BEGIN Data

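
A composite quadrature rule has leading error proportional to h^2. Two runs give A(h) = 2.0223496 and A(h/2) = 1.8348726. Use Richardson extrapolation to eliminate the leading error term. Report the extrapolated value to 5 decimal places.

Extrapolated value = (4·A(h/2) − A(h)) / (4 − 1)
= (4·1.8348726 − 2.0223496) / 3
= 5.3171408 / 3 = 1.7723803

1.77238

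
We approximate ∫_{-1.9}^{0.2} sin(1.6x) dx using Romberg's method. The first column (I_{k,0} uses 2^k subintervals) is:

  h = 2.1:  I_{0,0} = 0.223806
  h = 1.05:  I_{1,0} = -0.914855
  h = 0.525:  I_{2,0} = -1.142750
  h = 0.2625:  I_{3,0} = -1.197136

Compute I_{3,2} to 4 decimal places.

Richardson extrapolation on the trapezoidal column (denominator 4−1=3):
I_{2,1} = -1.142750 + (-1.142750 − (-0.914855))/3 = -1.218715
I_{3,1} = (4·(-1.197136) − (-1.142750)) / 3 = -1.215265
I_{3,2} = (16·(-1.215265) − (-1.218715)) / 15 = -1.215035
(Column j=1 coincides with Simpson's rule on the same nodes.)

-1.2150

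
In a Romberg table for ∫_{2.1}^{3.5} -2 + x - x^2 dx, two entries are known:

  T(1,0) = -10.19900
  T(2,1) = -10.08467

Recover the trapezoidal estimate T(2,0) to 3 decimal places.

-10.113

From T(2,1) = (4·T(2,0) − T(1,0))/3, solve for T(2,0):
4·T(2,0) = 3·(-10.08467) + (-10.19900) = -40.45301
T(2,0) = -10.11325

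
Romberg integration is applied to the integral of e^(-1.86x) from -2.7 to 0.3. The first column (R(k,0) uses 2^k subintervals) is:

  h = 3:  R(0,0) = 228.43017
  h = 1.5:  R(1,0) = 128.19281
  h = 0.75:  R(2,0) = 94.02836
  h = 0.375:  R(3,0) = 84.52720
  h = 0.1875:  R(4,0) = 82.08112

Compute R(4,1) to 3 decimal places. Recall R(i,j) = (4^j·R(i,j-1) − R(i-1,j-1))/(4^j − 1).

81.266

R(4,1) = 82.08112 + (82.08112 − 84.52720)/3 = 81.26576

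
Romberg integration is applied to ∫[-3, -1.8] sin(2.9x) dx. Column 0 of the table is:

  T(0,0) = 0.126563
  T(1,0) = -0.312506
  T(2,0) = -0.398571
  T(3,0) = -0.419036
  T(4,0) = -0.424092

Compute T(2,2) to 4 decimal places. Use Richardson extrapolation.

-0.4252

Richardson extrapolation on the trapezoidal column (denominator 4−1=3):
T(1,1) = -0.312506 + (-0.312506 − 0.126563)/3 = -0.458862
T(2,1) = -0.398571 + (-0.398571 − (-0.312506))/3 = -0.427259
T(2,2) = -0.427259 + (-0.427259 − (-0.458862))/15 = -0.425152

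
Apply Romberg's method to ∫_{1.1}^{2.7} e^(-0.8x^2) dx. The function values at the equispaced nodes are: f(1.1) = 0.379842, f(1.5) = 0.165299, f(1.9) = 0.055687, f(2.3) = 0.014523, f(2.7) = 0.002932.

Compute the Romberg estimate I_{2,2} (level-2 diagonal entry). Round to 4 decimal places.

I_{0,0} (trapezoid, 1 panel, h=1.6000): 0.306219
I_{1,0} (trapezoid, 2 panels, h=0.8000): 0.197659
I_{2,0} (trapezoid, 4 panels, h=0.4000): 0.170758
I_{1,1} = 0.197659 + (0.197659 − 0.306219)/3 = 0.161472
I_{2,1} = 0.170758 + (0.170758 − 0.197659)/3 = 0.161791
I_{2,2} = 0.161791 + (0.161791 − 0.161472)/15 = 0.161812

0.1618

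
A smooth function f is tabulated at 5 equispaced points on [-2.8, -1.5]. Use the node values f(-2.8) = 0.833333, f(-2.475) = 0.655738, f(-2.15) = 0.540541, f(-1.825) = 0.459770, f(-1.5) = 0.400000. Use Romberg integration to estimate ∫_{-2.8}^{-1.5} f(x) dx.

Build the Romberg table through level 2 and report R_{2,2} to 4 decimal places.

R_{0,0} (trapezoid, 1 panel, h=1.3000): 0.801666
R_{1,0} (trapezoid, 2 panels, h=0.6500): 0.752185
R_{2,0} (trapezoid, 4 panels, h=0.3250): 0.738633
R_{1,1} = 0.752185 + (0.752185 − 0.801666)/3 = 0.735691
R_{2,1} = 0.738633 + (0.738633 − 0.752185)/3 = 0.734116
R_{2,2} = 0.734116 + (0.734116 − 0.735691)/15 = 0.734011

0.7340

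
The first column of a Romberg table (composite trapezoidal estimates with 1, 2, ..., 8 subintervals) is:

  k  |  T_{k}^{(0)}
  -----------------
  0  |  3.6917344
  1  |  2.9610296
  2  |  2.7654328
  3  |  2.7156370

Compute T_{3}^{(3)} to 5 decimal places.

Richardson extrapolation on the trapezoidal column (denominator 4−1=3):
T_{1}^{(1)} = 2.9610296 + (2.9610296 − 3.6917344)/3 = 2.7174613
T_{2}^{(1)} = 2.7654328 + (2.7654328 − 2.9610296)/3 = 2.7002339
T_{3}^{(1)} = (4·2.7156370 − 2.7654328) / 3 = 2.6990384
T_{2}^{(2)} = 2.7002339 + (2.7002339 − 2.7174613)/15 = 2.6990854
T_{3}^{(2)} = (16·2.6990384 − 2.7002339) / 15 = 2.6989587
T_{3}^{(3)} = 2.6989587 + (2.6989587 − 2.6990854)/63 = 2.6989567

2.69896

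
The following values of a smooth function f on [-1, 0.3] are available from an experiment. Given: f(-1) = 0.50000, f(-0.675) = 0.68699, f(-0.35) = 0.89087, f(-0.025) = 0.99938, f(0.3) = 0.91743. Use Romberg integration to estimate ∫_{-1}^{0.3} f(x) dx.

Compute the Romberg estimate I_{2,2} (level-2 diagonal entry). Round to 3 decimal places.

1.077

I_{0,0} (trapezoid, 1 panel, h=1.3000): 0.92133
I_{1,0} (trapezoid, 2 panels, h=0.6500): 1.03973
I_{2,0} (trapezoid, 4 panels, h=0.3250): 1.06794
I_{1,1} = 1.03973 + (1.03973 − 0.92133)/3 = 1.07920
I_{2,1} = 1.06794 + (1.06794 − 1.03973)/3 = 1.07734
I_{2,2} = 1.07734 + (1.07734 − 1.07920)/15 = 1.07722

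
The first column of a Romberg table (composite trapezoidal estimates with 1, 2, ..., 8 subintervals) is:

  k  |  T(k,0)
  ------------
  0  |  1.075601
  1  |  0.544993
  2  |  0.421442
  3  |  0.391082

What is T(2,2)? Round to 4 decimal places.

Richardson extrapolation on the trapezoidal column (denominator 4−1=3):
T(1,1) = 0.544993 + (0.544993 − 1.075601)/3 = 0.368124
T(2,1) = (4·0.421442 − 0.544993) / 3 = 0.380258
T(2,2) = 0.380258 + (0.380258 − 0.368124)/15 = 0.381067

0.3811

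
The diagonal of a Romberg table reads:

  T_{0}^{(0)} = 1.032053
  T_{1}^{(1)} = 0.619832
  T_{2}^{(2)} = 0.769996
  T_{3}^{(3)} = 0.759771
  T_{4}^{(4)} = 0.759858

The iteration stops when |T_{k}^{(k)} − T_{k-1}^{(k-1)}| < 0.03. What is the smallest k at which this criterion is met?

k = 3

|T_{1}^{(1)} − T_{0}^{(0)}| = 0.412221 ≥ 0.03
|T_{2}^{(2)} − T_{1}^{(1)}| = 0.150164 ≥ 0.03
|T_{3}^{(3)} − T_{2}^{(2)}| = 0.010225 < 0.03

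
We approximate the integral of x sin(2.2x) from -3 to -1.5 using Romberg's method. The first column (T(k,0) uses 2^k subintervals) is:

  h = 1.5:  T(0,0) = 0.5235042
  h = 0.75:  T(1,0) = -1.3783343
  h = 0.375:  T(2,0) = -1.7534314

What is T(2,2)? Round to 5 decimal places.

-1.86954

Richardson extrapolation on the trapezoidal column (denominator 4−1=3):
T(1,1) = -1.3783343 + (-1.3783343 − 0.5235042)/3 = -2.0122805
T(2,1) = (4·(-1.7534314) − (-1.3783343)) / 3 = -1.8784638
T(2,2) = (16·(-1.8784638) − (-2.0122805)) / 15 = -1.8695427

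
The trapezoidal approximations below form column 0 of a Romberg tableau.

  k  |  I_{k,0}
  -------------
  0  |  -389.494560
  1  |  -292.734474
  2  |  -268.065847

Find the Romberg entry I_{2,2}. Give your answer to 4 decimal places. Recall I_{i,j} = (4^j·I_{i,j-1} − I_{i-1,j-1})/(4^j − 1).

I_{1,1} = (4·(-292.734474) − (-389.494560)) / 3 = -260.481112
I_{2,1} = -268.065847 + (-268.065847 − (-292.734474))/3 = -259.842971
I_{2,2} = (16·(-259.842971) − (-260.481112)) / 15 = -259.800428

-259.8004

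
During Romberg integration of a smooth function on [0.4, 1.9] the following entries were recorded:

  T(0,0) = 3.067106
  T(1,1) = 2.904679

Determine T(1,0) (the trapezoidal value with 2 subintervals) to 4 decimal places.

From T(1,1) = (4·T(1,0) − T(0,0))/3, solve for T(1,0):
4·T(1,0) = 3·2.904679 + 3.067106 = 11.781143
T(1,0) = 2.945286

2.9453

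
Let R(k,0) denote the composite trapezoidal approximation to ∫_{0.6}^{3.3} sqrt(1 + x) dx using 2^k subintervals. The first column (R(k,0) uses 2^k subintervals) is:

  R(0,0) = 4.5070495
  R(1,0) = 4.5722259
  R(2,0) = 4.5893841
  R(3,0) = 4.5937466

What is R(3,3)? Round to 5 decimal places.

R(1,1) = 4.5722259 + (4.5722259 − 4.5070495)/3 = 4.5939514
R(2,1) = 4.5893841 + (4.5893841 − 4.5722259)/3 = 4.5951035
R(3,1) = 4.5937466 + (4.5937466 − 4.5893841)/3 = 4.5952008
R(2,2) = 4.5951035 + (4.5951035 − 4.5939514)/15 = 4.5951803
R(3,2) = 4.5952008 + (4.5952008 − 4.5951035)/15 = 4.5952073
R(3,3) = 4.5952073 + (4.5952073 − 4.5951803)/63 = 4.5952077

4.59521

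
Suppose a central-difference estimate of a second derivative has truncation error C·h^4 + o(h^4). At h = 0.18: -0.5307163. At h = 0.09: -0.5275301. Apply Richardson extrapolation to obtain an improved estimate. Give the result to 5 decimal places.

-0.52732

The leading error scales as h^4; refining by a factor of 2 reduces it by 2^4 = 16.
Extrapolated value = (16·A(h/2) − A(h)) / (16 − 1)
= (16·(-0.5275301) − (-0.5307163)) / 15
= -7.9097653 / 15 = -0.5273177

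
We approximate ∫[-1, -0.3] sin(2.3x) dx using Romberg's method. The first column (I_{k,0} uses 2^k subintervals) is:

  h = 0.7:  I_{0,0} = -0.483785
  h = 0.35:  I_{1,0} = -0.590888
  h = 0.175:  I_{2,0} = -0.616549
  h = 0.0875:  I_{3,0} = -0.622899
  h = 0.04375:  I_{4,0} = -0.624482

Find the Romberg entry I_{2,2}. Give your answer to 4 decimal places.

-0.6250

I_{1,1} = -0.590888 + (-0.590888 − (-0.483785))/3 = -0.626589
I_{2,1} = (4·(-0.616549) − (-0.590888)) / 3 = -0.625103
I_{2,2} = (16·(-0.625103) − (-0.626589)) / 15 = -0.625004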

END Data

Begin with the line above that has "R(0,0) = 228.43017" and continue through the line that has "Apply Romberg's method", setting each one down exactly. Stop there.

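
  h = 3:  R(0,0) = 228.43017
  h = 1.5:  R(1,0) = 128.19281
  h = 0.75:  R(2,0) = 94.02836
  h = 0.375:  R(3,0) = 84.52720
  h = 0.1875:  R(4,0) = 82.08112

Compute R(4,1) to 3 decimal places. Recall R(i,j) = (4^j·R(i,j-1) − R(i-1,j-1))/(4^j − 1).

81.266

R(4,1) = 82.08112 + (82.08112 − 84.52720)/3 = 81.26576

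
Romberg integration is applied to ∫[-3, -1.8] sin(2.9x) dx. Column 0 of the table is:

  T(0,0) = 0.126563
  T(1,0) = -0.312506
  T(2,0) = -0.398571
  T(3,0) = -0.419036
  T(4,0) = -0.424092

Compute T(2,2) to 4 decimal places. Use Richardson extrapolation.

-0.4252

Richardson extrapolation on the trapezoidal column (denominator 4−1=3):
T(1,1) = -0.312506 + (-0.312506 − 0.126563)/3 = -0.458862
T(2,1) = -0.398571 + (-0.398571 − (-0.312506))/3 = -0.427259
T(2,2) = -0.427259 + (-0.427259 − (-0.458862))/15 = -0.425152

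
Apply Romberg's method to ∫_{1.1}^{2.7} e^(-0.8x^2) dx. The function values at the equispaced nodes are: f(1.1) = 0.379842, f(1.5) = 0.165299, f(1.9) = 0.055687, f(2.3) = 0.014523, f(2.7) = 0.002932.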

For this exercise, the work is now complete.